── Task data ──

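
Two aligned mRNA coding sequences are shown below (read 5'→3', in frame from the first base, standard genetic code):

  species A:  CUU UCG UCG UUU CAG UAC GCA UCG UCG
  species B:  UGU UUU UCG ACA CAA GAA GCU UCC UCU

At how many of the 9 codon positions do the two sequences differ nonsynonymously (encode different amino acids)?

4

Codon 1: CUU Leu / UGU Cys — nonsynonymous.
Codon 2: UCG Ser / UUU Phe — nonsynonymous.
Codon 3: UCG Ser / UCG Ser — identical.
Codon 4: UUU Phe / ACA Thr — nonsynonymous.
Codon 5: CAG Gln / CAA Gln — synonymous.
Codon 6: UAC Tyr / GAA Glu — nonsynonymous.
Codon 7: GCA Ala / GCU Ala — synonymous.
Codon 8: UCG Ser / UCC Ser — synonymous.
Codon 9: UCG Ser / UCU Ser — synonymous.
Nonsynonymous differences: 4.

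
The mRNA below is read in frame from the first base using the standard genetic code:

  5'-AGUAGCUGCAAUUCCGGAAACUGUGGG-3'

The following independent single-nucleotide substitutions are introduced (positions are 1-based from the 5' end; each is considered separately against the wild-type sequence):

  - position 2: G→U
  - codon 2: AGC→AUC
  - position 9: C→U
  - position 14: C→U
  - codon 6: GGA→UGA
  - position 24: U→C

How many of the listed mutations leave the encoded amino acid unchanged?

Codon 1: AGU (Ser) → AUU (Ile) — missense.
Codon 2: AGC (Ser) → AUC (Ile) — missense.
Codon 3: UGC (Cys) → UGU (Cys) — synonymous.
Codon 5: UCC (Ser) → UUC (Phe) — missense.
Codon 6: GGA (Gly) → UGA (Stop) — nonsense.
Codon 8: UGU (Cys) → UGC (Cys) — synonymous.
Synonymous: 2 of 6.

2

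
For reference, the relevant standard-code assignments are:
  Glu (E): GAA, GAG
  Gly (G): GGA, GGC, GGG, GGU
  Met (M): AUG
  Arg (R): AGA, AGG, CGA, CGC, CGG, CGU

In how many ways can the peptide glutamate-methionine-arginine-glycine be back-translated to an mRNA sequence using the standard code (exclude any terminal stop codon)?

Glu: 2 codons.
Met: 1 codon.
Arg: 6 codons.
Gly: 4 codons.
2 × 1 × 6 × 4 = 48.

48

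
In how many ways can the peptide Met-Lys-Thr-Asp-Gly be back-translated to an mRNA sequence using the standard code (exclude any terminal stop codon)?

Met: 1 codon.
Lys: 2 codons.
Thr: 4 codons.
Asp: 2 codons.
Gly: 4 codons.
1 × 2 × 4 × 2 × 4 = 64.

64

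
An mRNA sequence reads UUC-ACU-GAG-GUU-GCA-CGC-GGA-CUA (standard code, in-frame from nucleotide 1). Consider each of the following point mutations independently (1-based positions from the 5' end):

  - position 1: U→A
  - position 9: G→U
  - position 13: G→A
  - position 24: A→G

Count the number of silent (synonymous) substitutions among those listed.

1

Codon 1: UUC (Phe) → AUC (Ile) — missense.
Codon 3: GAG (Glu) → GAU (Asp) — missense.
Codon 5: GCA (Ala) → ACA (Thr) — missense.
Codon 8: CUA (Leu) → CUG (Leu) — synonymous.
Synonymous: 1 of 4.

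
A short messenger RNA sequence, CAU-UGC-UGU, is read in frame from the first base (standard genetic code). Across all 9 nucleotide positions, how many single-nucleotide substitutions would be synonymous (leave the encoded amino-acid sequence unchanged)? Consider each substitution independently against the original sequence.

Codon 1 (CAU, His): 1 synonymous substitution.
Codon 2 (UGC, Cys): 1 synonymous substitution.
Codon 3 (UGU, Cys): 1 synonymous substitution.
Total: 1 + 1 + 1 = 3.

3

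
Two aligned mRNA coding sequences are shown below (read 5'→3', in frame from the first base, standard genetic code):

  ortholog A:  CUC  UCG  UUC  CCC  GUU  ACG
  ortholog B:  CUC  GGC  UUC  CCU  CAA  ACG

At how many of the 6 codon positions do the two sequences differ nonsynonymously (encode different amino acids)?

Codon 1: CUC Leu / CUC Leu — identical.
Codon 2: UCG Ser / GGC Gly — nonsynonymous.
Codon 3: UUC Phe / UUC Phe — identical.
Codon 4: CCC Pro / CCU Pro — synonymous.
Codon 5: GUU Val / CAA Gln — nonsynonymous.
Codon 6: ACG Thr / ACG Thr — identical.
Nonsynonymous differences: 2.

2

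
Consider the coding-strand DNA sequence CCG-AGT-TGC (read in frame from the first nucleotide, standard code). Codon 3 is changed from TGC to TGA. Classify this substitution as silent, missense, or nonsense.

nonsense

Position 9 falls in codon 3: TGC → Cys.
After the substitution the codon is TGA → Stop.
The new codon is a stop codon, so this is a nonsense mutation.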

───

• [Problem to work on] Return the lines of the listing above exactly as they appear, starting with the first and stopping after the line that holds "GCU UCC UCU".

• [Answer area]
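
Two aligned mRNA coding sequences are shown below (read 5'→3', in frame from the first base, standard genetic code):

  species A:  CUU UCG UCG UUU CAG UAC GCA UCG UCG
  species B:  UGU UUU UCG ACA CAA GAA GCU UCC UCU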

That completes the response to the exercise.